DIRECTIONS:
Only the lines running from the one with "3) to the end of the word." to the end of the listing should be returned, each exactly as it appears, with both ends kept.

RECORDS FOR PROCESSING:

╔══

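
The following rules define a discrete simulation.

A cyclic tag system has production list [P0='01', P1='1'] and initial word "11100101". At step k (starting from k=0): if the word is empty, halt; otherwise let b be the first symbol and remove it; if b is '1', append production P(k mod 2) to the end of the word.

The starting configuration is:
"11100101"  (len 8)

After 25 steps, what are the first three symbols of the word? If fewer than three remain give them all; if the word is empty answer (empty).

t=0: "11100101"  (len 8)
t=1: "110010101"  (len 9)
t=2: "100101011"  (len 9)
t=3: "0010101101"  (len 10)
t=4: "010101101"  (len 9)
t=5: "10101101"  (len 8)
t=6: "01011011"  (len 8)
t=7: "1011011"  (len 7)
t=8: "0110111"  (len 7)
t=9: "110111"  (len 6)
t=10: "101111"  (len 6)
t=11: "0111101"  (len 7)
t=12: "111101"  (len 6)
t=13: "1110101"  (len 7)
t=14: "1101011"  (len 7)
t=15: "10101101"  (len 8)
t=16: "01011011"  (len 8)
t=17: "1011011"  (len 7)
t=18: "0110111"  (len 7)
t=19: "110111"  (len 6)
t=20: "101111"  (len 6)
t=21: "0111101"  (len 7)
t=22: "111101"  (len 6)
t=23: "1110101"  (len 7)
t=24: "1101011"  (len 7)
t=25: "10101101"  (len 8)

101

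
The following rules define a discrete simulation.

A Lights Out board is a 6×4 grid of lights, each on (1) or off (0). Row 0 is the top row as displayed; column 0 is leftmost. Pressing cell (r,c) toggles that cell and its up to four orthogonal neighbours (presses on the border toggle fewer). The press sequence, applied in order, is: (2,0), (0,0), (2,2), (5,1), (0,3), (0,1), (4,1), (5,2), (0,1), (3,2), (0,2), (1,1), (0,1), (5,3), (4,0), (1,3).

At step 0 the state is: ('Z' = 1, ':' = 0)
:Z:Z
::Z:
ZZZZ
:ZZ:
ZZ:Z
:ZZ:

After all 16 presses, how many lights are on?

gen 0: :Z:Z
::Z:
ZZZZ
:ZZ:
ZZ:Z
:ZZ:
gen 1: :Z:Z
Z:Z:
::ZZ
ZZZ:
ZZ:Z
:ZZ:
gen 2: Z::Z
::Z:
::ZZ
ZZZ:
ZZ:Z
:ZZ:
gen 3: Z::Z
::::
:Z::
ZZ::
ZZ:Z
:ZZ:
gen 4: Z::Z
::::
:Z::
ZZ::
Z::Z
Z:::
gen 5: Z:Z:
:::Z
:Z::
ZZ::
Z::Z
Z:::
gen 6: :Z::
:Z:Z
:Z::
ZZ::
Z::Z
Z:::
gen 7: :Z::
:Z:Z
:Z::
Z:::
:ZZZ
ZZ::
gen 8: :Z::
:Z:Z
:Z::
Z:::
:Z:Z
Z:ZZ
gen 9: Z:Z:
:::Z
:Z::
Z:::
:Z:Z
Z:ZZ
gen 10: Z:Z:
:::Z
:ZZ:
ZZZZ
:ZZZ
Z:ZZ
gen 11: ZZ:Z
::ZZ
:ZZ:
ZZZZ
:ZZZ
Z:ZZ
gen 12: Z::Z
ZZ:Z
::Z:
ZZZZ
:ZZZ
Z:ZZ
gen 13: :ZZZ
Z::Z
::Z:
ZZZZ
:ZZZ
Z:ZZ
gen 14: :ZZZ
Z::Z
::Z:
ZZZZ
:ZZ:
Z:::
gen 15: :ZZZ
Z::Z
::Z:
:ZZZ
Z:Z:
::::
gen 16: :ZZ:
Z:Z:
::ZZ
:ZZZ
Z:Z:
::::

11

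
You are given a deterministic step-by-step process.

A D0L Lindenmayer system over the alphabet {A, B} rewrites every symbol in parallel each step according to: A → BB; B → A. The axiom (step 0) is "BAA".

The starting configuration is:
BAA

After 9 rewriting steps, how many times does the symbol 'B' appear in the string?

gen 0: BAA
gen 1: ABBBB
gen 2: BBAAAA
gen 3: AABBBBBBBB
gen 4: BBBBAAAAAAAA
gen 5: AAAABBBBBBBBBBBBBBBB
gen 6: BBBBBBBBAAAAAAAAAAAAAAAA
gen 7: AAAAAAAABBBBBBBBBBBBBBBBBBBBBBBBBBBBBBBB
gen 8: BBBBBBBBBBBBBBBBAAAAAAAAAAAAAAAAAAAAAAAAAAAAAAAA
gen 9: AAAAAAAAAAAAAAAABBBBBBBBBBBBBBBBBBBBBBBBBBBBBBBBBBBBBBBBBBBBBBBBBBBBBBBBBBBBBBBB

64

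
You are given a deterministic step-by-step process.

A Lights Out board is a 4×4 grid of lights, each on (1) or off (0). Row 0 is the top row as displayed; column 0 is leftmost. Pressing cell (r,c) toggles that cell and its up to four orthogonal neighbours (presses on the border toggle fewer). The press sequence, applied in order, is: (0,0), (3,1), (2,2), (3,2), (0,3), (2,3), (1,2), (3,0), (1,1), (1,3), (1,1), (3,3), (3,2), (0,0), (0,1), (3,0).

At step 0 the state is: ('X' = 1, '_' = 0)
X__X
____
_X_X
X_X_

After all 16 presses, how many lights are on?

8

step 0: X__X
____
_X_X
X_X_
step 1: _X_X
X___
_X_X
X_X_
step 2: _X_X
X___
___X
_X__
step 3: _X_X
X_X_
_XX_
_XX_
step 4: _X_X
X_X_
_X__
___X
step 5: _XX_
X_XX
_X__
___X
step 6: _XX_
X_X_
_XXX
____
step 7: _X__
XX_X
_X_X
____
step 8: _X__
XX_X
XX_X
XX__
step 9: ____
__XX
X__X
XX__
step 10: ___X
____
X___
XX__
step 11: _X_X
XXX_
XX__
XX__
step 12: _X_X
XXX_
XX_X
XXXX
step 13: _X_X
XXX_
XXXX
X___
step 14: X__X
_XX_
XXXX
X___
step 15: _XXX
__X_
XXXX
X___
step 16: _XXX
__X_
_XXX
_X__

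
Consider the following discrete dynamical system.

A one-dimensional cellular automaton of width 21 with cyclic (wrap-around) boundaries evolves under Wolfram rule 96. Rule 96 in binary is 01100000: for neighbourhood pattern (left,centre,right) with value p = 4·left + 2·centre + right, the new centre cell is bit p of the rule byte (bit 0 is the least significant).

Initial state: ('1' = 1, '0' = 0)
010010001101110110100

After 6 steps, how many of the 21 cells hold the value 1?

step 0: 010010001101110110100
step 1: 000000000110011011000
step 2: 000000000010001101000
step 3: 000000000000000110000
step 4: 000000000000000010000
step 5: 000000000000000000000
step 6: 000000000000000000000

0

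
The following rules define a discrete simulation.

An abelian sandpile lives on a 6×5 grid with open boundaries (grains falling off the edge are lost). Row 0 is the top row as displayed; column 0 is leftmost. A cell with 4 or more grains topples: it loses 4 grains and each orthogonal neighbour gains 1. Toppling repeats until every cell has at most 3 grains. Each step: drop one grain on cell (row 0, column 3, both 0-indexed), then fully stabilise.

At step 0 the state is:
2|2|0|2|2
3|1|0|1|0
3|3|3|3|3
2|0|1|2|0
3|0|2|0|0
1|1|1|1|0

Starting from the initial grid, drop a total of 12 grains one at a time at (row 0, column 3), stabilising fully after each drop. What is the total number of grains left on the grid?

44

k=0  2|2|0|2|2
3|1|0|1|0
3|3|3|3|3
2|0|1|2|0
3|0|2|0|0
1|1|1|1|0
k=1  2|2|0|3|2
3|1|0|1|0
3|3|3|3|3
2|0|1|2|0
3|0|2|0|0
1|1|1|1|0
k=2  2|2|1|0|3
3|1|0|2|0
3|3|3|3|3
2|0|1|2|0
3|0|2|0|0
1|1|1|1|0
k=3  2|2|1|1|3
3|1|0|2|0
3|3|3|3|3
2|0|1|2|0
3|0|2|0|0
1|1|1|1|0
k=4  2|2|1|2|3
3|1|0|2|0
3|3|3|3|3
2|0|1|2|0
3|0|2|0|0
1|1|1|1|0
k=5  2|2|1|3|3
3|1|0|2|0
3|3|3|3|3
2|0|1|2|0
3|0|2|0|0
1|1|1|1|0
k=6  2|2|2|1|0
3|1|0|3|1
3|3|3|3|3
2|0|1|2|0
3|0|2|0|0
1|1|1|1|0
k=7  2|2|2|2|0
3|1|0|3|1
3|3|3|3|3
2|0|1|2|0
3|0|2|0|0
1|1|1|1|0
k=8  2|2|2|3|0
3|1|0|3|1
3|3|3|3|3
2|0|1|2|0
3|0|2|0|0
1|1|1|1|0
k=9  3|2|3|1|1
0|3|2|1|3
1|1|1|2|0
3|1|2|3|1
3|0|2|0|0
1|1|1|1|0
k=10  3|2|3|2|1
0|3|2|1|3
1|1|1|2|0
3|1|2|3|1
3|0|2|0|0
1|1|1|1|0
k=11  3|2|3|3|1
0|3|2|1|3
1|1|1|2|0
3|1|2|3|1
3|0|2|0|0
1|1|1|1|0
k=12  3|3|0|1|2
0|3|3|2|3
1|1|1|2|0
3|1|2|3|1
3|0|2|0|0
1|1|1|1|0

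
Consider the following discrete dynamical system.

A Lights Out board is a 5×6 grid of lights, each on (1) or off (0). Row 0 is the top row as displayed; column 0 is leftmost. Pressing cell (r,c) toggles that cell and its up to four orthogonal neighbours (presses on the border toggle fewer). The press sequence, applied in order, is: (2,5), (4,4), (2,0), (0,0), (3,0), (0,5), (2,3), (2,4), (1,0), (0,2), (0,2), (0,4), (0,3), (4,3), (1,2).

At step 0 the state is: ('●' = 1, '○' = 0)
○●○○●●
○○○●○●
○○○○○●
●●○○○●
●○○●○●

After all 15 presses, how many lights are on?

11

step 0: ○●○○●●
○○○●○●
○○○○○●
●●○○○●
●○○●○●
step 1: ○●○○●●
○○○●○○
○○○○●○
●●○○○○
●○○●○●
step 2: ○●○○●●
○○○●○○
○○○○●○
●●○○●○
●○○○●○
step 3: ○●○○●●
●○○●○○
●●○○●○
○●○○●○
●○○○●○
step 4: ●○○○●●
○○○●○○
●●○○●○
○●○○●○
●○○○●○
step 5: ●○○○●●
○○○●○○
○●○○●○
●○○○●○
○○○○●○
step 6: ●○○○○○
○○○●○●
○●○○●○
●○○○●○
○○○○●○
step 7: ●○○○○○
○○○○○●
○●●●○○
●○○●●○
○○○○●○
step 8: ●○○○○○
○○○○●●
○●●○●●
●○○●○○
○○○○●○
step 9: ○○○○○○
●●○○●●
●●●○●●
●○○●○○
○○○○●○
step 10: ○●●●○○
●●●○●●
●●●○●●
●○○●○○
○○○○●○
step 11: ○○○○○○
●●○○●●
●●●○●●
●○○●○○
○○○○●○
step 12: ○○○●●●
●●○○○●
●●●○●●
●○○●○○
○○○○●○
step 13: ○○●○○●
●●○●○●
●●●○●●
●○○●○○
○○○○●○
step 14: ○○●○○●
●●○●○●
●●●○●●
●○○○○○
○○●●○○
step 15: ○○○○○●
●○●○○●
●●○○●●
●○○○○○
○○●●○○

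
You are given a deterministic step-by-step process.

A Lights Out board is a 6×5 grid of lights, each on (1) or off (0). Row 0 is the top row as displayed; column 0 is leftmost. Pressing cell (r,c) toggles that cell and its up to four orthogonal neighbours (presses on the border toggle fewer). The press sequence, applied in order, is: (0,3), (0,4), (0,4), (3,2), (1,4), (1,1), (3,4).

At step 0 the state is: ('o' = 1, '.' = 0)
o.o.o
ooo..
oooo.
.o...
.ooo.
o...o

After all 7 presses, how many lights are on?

gen 0: o.o.o
ooo..
oooo.
.o...
.ooo.
o...o
gen 1: o..o.
oooo.
oooo.
.o...
.ooo.
o...o
gen 2: o...o
ooooo
oooo.
.o...
.ooo.
o...o
gen 3: o..o.
oooo.
oooo.
.o...
.ooo.
o...o
gen 4: o..o.
oooo.
oo.o.
..oo.
.o.o.
o...o
gen 5: o..oo
ooo.o
oo.oo
..oo.
.o.o.
o...o
gen 6: oo.oo
....o
o..oo
..oo.
.o.o.
o...o
gen 7: oo.oo
....o
o..o.
..o.o
.o.oo
o...o

14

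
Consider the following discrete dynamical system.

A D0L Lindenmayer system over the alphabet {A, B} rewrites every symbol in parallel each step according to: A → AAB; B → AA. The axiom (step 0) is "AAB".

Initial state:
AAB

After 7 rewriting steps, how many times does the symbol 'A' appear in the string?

2448

t=0: AAB
t=1: AABAABAA
t=2: AABAABAAAABAABAAAABAAB
t=3: AABAABAAAABAABAAAABAABAABAABAAAABAABAAAABAABAABAABAAAABAABAA
t=4: AABAABAAAABAABAAAABAABAABAABAAAABAABAAAABAABAABAABAAAABAAB…BAABAAAABAABAAAABAABAAAABAABAAAABAABAABAABAAAABAABAAAABAAB  (len 164)
t=5: AABAABAAAABAABAAAABAABAABAABAAAABAABAAAABAABAABAABAAAABAAB…BAABAAAABAABAAAABAABAABAABAAAABAABAAAABAABAABAABAAAABAABAA  (len 448)
t=6: AABAABAAAABAABAAAABAABAABAABAAAABAABAAAABAABAABAABAAAABAAB…BAABAAAABAABAAAABAABAAAABAABAAAABAABAABAABAAAABAABAAAABAAB  (len 1224)
t=7: AABAABAAAABAABAAAABAABAABAABAAAABAABAAAABAABAABAABAAAABAAB…BAABAAAABAABAAAABAABAABAABAAAABAABAAAABAABAABAABAAAABAABAA  (len 3344)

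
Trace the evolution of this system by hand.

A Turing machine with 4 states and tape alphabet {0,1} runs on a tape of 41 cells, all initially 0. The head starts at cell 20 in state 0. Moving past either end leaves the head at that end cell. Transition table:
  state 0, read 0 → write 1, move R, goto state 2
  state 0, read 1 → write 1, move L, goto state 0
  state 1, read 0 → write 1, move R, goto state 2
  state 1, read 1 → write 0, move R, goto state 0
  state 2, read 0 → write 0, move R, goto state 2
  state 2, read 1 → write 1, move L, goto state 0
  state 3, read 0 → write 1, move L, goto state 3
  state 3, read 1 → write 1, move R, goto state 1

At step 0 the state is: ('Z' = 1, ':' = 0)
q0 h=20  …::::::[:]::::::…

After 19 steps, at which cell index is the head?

39

k=0  q0 h=20  …::::::[:]::::::…
k=1  q2 h=21  …:::::Z[:]::::::…
k=2  q2 h=22  …::::Z:[:]::::::…
k=3  q2 h=23  …:::Z::[:]::::::…
k=4  q2 h=24  …::Z:::[:]::::::…
k=5  q2 h=25  …:Z::::[:]::::::…
k=6  q2 h=26  …Z:::::[:]::::::…
k=7  q2 h=27  …::::::[:]::::::…
k=8  q2 h=28  …::::::[:]::::::…
k=9  q2 h=29  …::::::[:]::::::…
k=10  q2 h=30  …::::::[:]::::::…
k=11  q2 h=31  …::::::[:]::::::…
k=12  q2 h=32  …::::::[:]::::::…
k=13  q2 h=33  …::::::[:]::::::…
k=14  q2 h=34  …::::::[:]::::::|
k=15  q2 h=35  …::::::[:]:::::|
k=16  q2 h=36  …::::::[:]::::|
k=17  q2 h=37  …::::::[:]:::|
k=18  q2 h=38  …::::::[:]::|
k=19  q2 h=39  …::::::[:]:|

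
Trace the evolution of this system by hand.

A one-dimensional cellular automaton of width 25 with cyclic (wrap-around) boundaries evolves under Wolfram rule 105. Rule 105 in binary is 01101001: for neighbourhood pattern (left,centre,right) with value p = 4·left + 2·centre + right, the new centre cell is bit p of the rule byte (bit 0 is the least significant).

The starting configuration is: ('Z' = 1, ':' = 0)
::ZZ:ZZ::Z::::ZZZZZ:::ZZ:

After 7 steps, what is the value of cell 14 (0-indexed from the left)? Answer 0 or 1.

1

k=0  ::ZZ:ZZ::Z::::ZZZZZ:::ZZ:
k=1  Z:ZZZZZ::::ZZ:Z:::Z:Z:ZZ:
k=2  :ZZ:::Z:ZZ:ZZZ::Z::Z:ZZZZ
k=3  ZZZ:Z::ZZZZZ:Z::::::ZZ::Z
k=4  ::ZZ:::Z:::ZZ::ZZZZ:ZZ::Z
k=5  ::ZZ:Z:::Z:ZZ::Z::ZZZZ:::
k=6  Z:ZZZ::Z::ZZZ:::::Z::Z:ZZ
k=7  ZZZ:Z:::::Z:Z:ZZZ:::::ZZ:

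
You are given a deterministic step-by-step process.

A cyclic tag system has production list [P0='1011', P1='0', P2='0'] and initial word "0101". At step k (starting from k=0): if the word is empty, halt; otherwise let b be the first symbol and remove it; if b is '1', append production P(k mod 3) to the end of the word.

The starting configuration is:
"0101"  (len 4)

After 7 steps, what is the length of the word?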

╚══

ANSWER BOX:
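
A cyclic tag system has production list [P0='1011', P1='0', P2='0'] and initial word "0101". At step k (starting from k=0): if the word is empty, halt; otherwise let b be the first symbol and remove it; if b is '1', append production P(k mod 3) to the end of the word.

The starting configuration is:
"0101"  (len 4)

After 7 steps, what is the length of the word?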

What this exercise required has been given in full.